[Stored data]

___

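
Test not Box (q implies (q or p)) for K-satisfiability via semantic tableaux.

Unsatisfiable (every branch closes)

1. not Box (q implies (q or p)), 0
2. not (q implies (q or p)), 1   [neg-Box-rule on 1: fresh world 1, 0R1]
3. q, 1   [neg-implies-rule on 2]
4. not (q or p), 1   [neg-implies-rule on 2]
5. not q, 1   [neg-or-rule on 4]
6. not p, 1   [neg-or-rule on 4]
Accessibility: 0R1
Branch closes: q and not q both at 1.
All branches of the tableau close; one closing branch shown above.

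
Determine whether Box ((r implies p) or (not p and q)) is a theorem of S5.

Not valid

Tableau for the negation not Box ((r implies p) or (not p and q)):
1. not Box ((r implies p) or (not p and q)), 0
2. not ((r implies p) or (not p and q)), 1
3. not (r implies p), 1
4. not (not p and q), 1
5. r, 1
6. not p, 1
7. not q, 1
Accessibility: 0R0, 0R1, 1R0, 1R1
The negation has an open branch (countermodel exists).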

___

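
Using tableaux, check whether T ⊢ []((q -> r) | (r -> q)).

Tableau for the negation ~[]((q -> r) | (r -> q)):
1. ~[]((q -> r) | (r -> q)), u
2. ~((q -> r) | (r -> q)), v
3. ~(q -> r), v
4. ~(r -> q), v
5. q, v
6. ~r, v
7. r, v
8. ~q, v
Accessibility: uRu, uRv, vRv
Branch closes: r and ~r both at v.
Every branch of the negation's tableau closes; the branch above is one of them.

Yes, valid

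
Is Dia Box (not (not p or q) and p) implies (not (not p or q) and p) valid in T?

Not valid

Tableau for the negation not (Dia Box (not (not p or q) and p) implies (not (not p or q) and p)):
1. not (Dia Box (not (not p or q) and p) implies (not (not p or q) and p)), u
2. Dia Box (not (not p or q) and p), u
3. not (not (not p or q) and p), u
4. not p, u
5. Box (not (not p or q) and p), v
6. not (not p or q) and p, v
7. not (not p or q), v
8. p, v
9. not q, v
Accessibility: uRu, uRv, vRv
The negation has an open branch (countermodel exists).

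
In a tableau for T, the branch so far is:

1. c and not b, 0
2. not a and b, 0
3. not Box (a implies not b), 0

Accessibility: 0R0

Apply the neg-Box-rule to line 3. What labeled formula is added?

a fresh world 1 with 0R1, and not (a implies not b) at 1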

___

• [What the exercise asks]
Write out only the lines that run from the line containing "Is Dia Box (not" through the line containing "2. not a and b, 0", both included, exactly as they appear above.

• [Written answer]
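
Is Dia Box (not (not p or q) and p) implies (not (not p or q) and p) valid in T?

Not valid

Tableau for the negation not (Dia Box (not (not p or q) and p) implies (not (not p or q) and p)):
1. not (Dia Box (not (not p or q) and p) implies (not (not p or q) and p)), u
2. Dia Box (not (not p or q) and p), u
3. not (not (not p or q) and p), u
4. not p, u
5. Box (not (not p or q) and p), v
6. not (not p or q) and p, v
7. not (not p or q), v
8. p, v
9. not q, v
Accessibility: uRu, uRv, vRv
The negation has an open branch (countermodel exists).

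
In a tableau for T, the branch so far is:

1. c and not b, 0
2. not a and b, 0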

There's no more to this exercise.